Even where a record seems odd, copy it exactly as it appears below.

▶ [Records supplied]
= = = =

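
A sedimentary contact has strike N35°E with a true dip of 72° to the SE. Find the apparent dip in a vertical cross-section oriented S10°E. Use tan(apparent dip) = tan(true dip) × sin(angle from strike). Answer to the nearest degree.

The strike is N35°E and the section trends S10°E; the acute angle between them is β = 45°.
tan α = tan 72° × sin 45° = 3.0777 × 0.7071 = 2.1763
apparent dip = arctan 2.1763 = 65.32°

65°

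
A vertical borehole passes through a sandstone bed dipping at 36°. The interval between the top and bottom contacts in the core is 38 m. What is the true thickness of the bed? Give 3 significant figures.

30.7 m

True thickness t = h · cos(dip) = 38 × cos 36°
t = 38 × 0.8090 = 30.743 m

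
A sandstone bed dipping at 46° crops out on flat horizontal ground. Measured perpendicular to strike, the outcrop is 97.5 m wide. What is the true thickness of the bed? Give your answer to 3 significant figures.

70.1 m

True thickness t = w · sin(dip) = 97.5 × sin 46°
t = 97.5 × 0.7193 = 70.136 m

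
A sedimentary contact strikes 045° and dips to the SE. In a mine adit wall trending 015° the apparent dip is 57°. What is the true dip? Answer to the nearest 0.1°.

The section is 30° from the strike.
tan δ = tan α / sin β = tan 57° / sin 30° = 1.5399 / 0.5000 = 3.0797
true dip = arctan 3.0797 = 72.01°

72.0°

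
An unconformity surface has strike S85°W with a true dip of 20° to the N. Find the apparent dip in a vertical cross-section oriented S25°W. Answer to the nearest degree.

The section lies 60° from the strike.
tan(apparent dip) = tan 20° · sin 60° = 0.3152
apparent dip = arctan 0.3152 = 17.50°

17°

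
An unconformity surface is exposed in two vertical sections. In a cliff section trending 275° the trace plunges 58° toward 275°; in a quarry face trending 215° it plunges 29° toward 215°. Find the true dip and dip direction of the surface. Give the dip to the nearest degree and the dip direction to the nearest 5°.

The two traces are lines in the plane: v₁ = (sin 275°·cos 58°, cos 275°·cos 58°, −sin 58°), v₂ = (sin 215°·cos 29°, cos 215°·cos 29°, −sin 29°).
The plane normal is n = v₁ × v₂ ∝ (-0.630, 0.170, 0.401).
tan δ = √(n_x²+n_y²)/n_z = 0.652/0.401, so δ = 58.4°.
Dip direction = azimuth of (n_x, n_y) = atan2(-0.630, 0.170) = 285°.

true dip 58°, dip direction 285°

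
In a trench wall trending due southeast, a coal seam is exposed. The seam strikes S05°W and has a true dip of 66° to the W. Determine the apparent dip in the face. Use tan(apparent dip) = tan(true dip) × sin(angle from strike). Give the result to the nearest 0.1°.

The section lies 50° from the strike.
tan α = tan 66° × sin 50° = 2.2460 × 0.7660 = 1.7206
α = arctan(1.7206) = 59.83°

59.8°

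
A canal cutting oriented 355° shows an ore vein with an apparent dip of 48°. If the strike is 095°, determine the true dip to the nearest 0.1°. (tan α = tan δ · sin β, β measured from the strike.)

β = acute angle between strike 095° and section 355° = 80°.
tan δ = tan α / sin β = tan 48° / sin 80° = 1.1106 / 0.9848 = 1.1277
true dip = arctan 1.1277 = 48.44°

48.4°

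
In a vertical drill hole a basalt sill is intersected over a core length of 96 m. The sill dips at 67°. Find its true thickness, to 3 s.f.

True thickness t = h · cos(dip) = 96 × cos 67°
t = 96 × 0.3907 = 37.510 m

37.5 m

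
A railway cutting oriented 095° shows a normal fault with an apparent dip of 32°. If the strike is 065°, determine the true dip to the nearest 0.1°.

51.3°

β = acute angle between strike 065° and section 095° = 30°.
tan(true dip) = tan 32° / sin 30° = 1.2497
δ = arctan(1.2497) = 51.33°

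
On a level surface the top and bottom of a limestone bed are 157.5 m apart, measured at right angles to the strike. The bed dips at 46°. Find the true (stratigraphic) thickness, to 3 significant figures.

113 m

True thickness t = w · sin(dip) = 157.5 × sin 46°
t = 157.5 × 0.7193 = 113.296 m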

= = = =

▶ [Response to this exercise]
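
A sedimentary contact has strike N35°E with a true dip of 72° to the SE. Find the apparent dip in a vertical cross-section oriented S10°E. Use tan(apparent dip) = tan(true dip) × sin(angle from strike). Answer to the nearest degree.

The strike is N35°E and the section trends S10°E; the acute angle between them is β = 45°.
tan α = tan 72° × sin 45° = 3.0777 × 0.7071 = 2.1763
apparent dip = arctan 2.1763 = 65.32°

65°

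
A vertical borehole passes through a sandstone bed dipping at 36°. The interval between the top and bottom contacts in the core is 38 m. What is the true thickness of the bed? Give 3 significant figures.

30.7 m

True thickness t = h · cos(dip) = 38 × cos 36°
t = 38 × 0.8090 = 30.743 m

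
A sandstone bed dipping at 46° crops out on flat horizontal ground. Measured perpendicular to strike, the outcrop is 97.5 m wide. What is the true thickness of the bed? Give your answer to 3 significant figures.

70.1 m

True thickness t = w · sin(dip) = 97.5 × sin 46°
t = 97.5 × 0.7193 = 70.136 m

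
A sedimentary contact strikes 045° and dips to the SE. In a mine adit wall trending 015° the apparent dip is 57°. What is the true dip? Answer to the nearest 0.1°.

The section is 30° from the strike.
tan δ = tan α / sin β = tan 57° / sin 30° = 1.5399 / 0.5000 = 3.0797
true dip = arctan 3.0797 = 72.01°

72.0°

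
An unconformity surface has strike S85°W with a true dip of 20° to the N. Find the apparent dip in a vertical cross-section oriented S25°W. Answer to the nearest degree.

The section lies 60° from the strike.
tan(apparent dip) = tan 20° · sin 60° = 0.3152
apparent dip = arctan 0.3152 = 17.50°

17°

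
An unconformity surface is exposed in two vertical sections. In a cliff section trending 275° the trace plunges 58° toward 275°; in a quarry face trending 215° it plunges 29° toward 215°. Find the true dip and dip direction of the surface. Give the dip to the nearest degree and the dip direction to the nearest 5°.

The two traces are lines in the plane: v₁ = (sin 275°·cos 58°, cos 275°·cos 58°, −sin 58°), v₂ = (sin 215°·cos 29°, cos 215°·cos 29°, −sin 29°).
The plane normal is n = v₁ × v₂ ∝ (-0.630, 0.170, 0.401).
tan δ = √(n_x²+n_y²)/n_z = 0.652/0.401, so δ = 58.4°.
Dip direction = azimuth of (n_x, n_y) = atan2(-0.630, 0.170) = 285°.

true dip 58°, dip direction 285°

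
In a trench wall trending due southeast, a coal seam is exposed. The seam strikes S05°W and has a true dip of 66° to the W. Determine the apparent dip in the face. Use tan(apparent dip) = tan(true dip) × sin(angle from strike). Give the result to the nearest 0.1°.

The section lies 50° from the strike.
tan α = tan 66° × sin 50° = 2.2460 × 0.7660 = 1.7206
α = arctan(1.7206) = 59.83°

59.8°

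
A canal cutting oriented 355° shows an ore vein with an apparent dip of 48°. If the strike is 095°, determine the true dip to the nearest 0.1°. (tan α = tan δ · sin β, β measured from the strike.)

β = acute angle between strike 095° and section 355° = 80°.
tan δ = tan α / sin β = tan 48° / sin 80° = 1.1106 / 0.9848 = 1.1277
true dip = arctan 1.1277 = 48.44°

48.4°

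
In a vertical drill hole a basalt sill is intersected over a core length of 96 m. The sill dips at 67°. Find its true thickness, to 3 s.f.

True thickness t = h · cos(dip) = 96 × cos 67°
t = 96 × 0.3907 = 37.510 m

37.5 m

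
A railway cutting oriented 095° shows a normal fault with an apparent dip of 32°. If the strike is 065°, determine the true dip to the nearest 0.1°.

51.3°

β = acute angle between strike 065° and section 095° = 30°.
tan(true dip) = tan 32° / sin 30° = 1.2497
δ = arctan(1.2497) = 51.33°

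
On a level surface the top and bottom of a limestone bed are 157.5 m apart, measured at right angles to the strike. The bed dips at 46°. Find the true (stratigraphic) thickness, to 3 significant figures.

113 m

True thickness t = w · sin(dip) = 157.5 × sin 46°
t = 157.5 × 0.7193 = 113.296 m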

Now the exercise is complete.